Dataset records:

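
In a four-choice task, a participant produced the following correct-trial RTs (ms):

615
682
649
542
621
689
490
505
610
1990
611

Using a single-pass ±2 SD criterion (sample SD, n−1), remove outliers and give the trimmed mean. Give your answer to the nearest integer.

n = 11, ΣRT = 8004, M = 727.636
Σ(x−M)² = 1795320.55; s = √(1795320.55/10) = 423.712
Cutoffs: 727.636 ± 2·423.712 → [-119.8, 1575.1]
Outside: 1990 → excluded.
Retained (n=10): Σ = 6014, mean = 6014/10 = 601.400

601 ms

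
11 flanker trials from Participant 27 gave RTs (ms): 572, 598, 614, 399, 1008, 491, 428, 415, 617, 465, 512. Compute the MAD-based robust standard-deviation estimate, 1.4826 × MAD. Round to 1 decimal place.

127.5 ms

Sorted: 399, 415, 428, 465, 491, 512, 572, 598, 614, 617, 1008 → median = 512
|x − 512| sorted: 0, 21, 47, 60, 84, 86, 97, 102, 105, 113, 496 → MAD = 86
Robust SD ≈ 1.4826 × 86 = 127.504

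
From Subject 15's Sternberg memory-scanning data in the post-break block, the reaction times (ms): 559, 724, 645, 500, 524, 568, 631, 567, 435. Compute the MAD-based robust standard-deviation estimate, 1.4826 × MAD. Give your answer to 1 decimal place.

94.9 ms

Sorted: 435, 500, 524, 559, 567, 568, 631, 645, 724 → median = 567
|x − 567| sorted: 0, 1, 8, 43, 64, 67, 78, 132, 157 → MAD = 64
Robust SD ≈ 1.4826 × 64 = 94.886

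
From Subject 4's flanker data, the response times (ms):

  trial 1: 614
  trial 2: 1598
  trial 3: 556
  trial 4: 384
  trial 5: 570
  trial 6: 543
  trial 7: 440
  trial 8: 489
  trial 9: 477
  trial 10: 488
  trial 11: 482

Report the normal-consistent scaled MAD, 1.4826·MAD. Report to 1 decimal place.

Sorted: 384, 440, 477, 482, 488, 489, 543, 556, 570, 614, 1598 → median = 489
|x − 489| sorted: 0, 1, 7, 12, 49, 54, 67, 81, 105, 125, 1109 → MAD = 54
Robust SD ≈ 1.4826 × 54 = 80.060

80.1 ms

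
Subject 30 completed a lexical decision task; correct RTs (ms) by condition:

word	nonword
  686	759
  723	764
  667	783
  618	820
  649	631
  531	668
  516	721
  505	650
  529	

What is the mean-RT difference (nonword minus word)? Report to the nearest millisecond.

122 ms

M(word) = 5424/9 = 602.667
M(nonword) = 5796/8 = 724.500
Difference = 724.500 − 602.667 = 121.833 ms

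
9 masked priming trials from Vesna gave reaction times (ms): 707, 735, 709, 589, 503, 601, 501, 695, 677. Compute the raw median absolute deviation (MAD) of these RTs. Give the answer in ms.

58 ms

Sorted: 501, 503, 589, 601, 677, 695, 707, 709, 735 → median = 677
|x − 677|: 30, 58, 32, 88, 174, 76, 176, 18, 0
Sorted deviations: 0, 18, 30, 32, 58, 76, 88, 174, 176 → MAD = 58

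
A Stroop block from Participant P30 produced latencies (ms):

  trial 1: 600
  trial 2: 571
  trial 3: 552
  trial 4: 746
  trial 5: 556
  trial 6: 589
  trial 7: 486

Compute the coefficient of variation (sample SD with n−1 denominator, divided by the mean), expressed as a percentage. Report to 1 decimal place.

13.6%

n = 7, Σ = 4100, M = 585.7143
Σ(x−M)² = 38085.429; s = √(38085.429/6) = 79.6716
CV = 79.6716 / 585.7143 = 0.13602 = 13.602%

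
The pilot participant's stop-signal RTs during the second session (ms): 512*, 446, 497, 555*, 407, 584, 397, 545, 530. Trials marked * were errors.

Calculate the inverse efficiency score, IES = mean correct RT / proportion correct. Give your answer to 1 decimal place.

Correct trials (n=7): 446, 497, 407, 584, 397, 545, 530
Mean correct RT = 3406/7 = 486.5714 ms
Proportion correct = 7/9
IES = 486.5714 / (7/9) = 625.592 ms

625.6 ms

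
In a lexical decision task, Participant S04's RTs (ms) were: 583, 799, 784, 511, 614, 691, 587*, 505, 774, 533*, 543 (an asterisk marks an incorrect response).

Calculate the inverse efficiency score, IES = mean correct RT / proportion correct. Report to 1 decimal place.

788.2 ms

Correct trials (n=9): 583, 799, 784, 511, 614, 691, 505, 774, 543
Mean correct RT = 5804/9 = 644.8889 ms
Proportion correct = 9/11
IES = 644.8889 / (9/11) = 788.198 ms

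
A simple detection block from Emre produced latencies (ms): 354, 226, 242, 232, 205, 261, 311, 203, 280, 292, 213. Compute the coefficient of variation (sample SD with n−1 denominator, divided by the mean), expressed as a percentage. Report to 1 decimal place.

n = 11, Σ = 2819, M = 256.2727
Σ(x−M)² = 23456.182; s = √(23456.182/10) = 48.4316
CV = 48.4316 / 256.2727 = 0.18898 = 18.898%

18.9%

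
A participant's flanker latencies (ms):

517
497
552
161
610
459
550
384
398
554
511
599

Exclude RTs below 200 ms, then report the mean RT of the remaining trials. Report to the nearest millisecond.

Excluded: 161
Retained (n=11): Σ = 5631
Mean = 5631/11 = 511.9091

512 ms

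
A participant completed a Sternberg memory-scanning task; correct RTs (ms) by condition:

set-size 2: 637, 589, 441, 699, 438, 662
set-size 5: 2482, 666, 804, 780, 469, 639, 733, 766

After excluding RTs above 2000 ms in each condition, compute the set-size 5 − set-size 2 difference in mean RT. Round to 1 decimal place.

set-size 5: exclude 2482
M(set-size 2) = 3466/6 = 577.667
M(set-size 5) = 4857/7 = 693.857
Difference = 693.857 − 577.667 = 116.190 ms

116.2 ms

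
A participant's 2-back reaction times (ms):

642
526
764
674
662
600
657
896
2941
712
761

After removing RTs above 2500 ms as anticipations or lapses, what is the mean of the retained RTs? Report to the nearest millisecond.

Excluded: 2941
Retained (n=10): Σ = 6894
Mean = 6894/10 = 689.4000

689 ms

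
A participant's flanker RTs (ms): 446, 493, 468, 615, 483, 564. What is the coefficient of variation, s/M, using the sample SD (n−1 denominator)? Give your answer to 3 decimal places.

n = 6, Σ = 3069, M = 511.5000
Σ(x−M)² = 20805.500; s = √(20805.500/5) = 64.5066
CV = 64.5066 / 511.5000 = 0.12611

0.126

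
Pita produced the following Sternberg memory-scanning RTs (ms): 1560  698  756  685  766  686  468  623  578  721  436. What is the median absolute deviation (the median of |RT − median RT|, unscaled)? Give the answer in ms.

Sorted: 436, 468, 578, 623, 685, 686, 698, 721, 756, 766, 1560 → median = 686
|x − 686|: 874, 12, 70, 1, 80, 0, 218, 63, 108, 35, 250
Sorted deviations: 0, 1, 12, 35, 63, 70, 80, 108, 218, 250, 874 → MAD = 70

70 ms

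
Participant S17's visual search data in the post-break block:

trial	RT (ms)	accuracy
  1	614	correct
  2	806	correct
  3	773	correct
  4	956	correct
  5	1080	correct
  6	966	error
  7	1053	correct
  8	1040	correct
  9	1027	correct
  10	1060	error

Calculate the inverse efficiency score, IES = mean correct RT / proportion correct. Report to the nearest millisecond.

Correct trials (n=8): 614, 806, 773, 956, 1080, 1053, 1040, 1027
Mean correct RT = 7349/8 = 918.6250 ms
Proportion correct = 8/10
IES = 918.6250 / (8/10) = 1148.281 ms

1148 ms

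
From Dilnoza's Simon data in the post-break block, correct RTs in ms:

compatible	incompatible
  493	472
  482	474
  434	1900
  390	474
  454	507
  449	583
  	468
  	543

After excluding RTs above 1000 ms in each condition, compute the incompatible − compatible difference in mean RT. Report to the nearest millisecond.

53 ms

incompatible: exclude 1900
M(compatible) = 2702/6 = 450.333
M(incompatible) = 3521/7 = 503.000
Difference = 503.000 − 450.333 = 52.667 ms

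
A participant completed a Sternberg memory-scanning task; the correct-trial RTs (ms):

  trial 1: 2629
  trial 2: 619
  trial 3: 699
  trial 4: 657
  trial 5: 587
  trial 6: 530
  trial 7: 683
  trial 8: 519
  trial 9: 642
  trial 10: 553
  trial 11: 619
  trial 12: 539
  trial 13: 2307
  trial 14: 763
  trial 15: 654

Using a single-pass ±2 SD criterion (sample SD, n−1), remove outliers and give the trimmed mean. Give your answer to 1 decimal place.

n = 15, ΣRT = 13000, M = 866.667
Σ(x−M)² = 6033493.33; s = √(6033493.33/14) = 656.478
Cutoffs: 866.667 ± 2·656.478 → [-446.3, 2179.6]
Outside: 2307, 2629 → excluded.
Retained (n=13): Σ = 8064, mean = 8064/13 = 620.308

620.3 ms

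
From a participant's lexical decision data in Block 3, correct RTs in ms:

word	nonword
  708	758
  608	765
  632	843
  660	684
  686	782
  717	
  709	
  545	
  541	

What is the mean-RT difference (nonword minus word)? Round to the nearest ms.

121 ms

M(word) = 5806/9 = 645.111
M(nonword) = 3832/5 = 766.400
Difference = 766.400 − 645.111 = 121.289 ms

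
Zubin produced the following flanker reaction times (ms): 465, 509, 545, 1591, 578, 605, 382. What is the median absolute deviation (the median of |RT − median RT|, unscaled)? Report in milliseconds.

Sorted: 382, 465, 509, 545, 578, 605, 1591 → median = 545
|x − 545|: 80, 36, 0, 1046, 33, 60, 163
Sorted deviations: 0, 33, 36, 60, 80, 163, 1046 → MAD = 60

60 ms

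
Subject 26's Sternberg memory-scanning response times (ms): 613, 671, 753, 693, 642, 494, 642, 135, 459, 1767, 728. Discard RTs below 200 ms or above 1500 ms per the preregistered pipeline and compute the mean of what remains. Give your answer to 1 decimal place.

632.8 ms

Excluded: 135, 1767
Retained (n=9): Σ = 5695
Mean = 5695/9 = 632.7778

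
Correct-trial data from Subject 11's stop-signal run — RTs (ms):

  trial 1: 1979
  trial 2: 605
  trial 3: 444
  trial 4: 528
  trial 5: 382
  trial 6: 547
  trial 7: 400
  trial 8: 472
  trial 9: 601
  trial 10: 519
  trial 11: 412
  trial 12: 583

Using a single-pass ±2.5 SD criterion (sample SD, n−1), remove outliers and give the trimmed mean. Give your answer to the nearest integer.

n = 12, ΣRT = 7472, M = 622.667
Σ(x−M)² = 2073932.67; s = √(2073932.67/11) = 434.211
Cutoffs: 622.667 ± 2.5·434.211 → [-462.9, 1708.2]
Outside: 1979 → excluded.
Retained (n=11): Σ = 5493, mean = 5493/11 = 499.364

499 ms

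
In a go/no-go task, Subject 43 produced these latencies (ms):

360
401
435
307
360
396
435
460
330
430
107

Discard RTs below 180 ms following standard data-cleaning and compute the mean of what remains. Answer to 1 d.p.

391.4 ms

Excluded: 107
Retained (n=10): Σ = 3914
Mean = 3914/10 = 391.4000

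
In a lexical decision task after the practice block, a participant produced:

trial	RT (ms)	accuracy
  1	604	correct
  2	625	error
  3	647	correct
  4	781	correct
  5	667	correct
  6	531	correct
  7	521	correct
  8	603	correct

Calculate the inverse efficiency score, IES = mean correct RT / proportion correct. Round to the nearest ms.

Correct trials (n=7): 604, 647, 781, 667, 531, 521, 603
Mean correct RT = 4354/7 = 622.0000 ms
Proportion correct = 7/8
IES = 622.0000 / (7/8) = 710.857 ms

711 ms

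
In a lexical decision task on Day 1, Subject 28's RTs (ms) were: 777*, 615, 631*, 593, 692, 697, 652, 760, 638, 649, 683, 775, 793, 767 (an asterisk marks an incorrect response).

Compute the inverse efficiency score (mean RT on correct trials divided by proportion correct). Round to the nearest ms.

808 ms

Correct trials (n=12): 615, 593, 692, 697, 652, 760, 638, 649, 683, 775, 793, 767
Mean correct RT = 8314/12 = 692.8333 ms
Proportion correct = 12/14
IES = 692.8333 / (12/14) = 808.306 ms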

_ABOUT THIS EXERCISE_
Scan the records above for the string "were", then copy each line where it turns up.

_ANSWER BELOW_
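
The pilot participant's stop-signal RTs during the second session (ms): 512*, 446, 497, 555*, 407, 584, 397, 545, 530. Trials marked * were errors.
In a lexical decision task, Participant S04's RTs (ms) were: 583, 799, 784, 511, 614, 691, 587*, 505, 774, 533*, 543 (an asterisk marks an incorrect response).
In a lexical decision task on Day 1, Subject 28's RTs (ms) were: 777*, 615, 631*, 593, 692, 697, 652, 760, 638, 649, 683, 775, 793, 767 (an asterisk marks an incorrect response).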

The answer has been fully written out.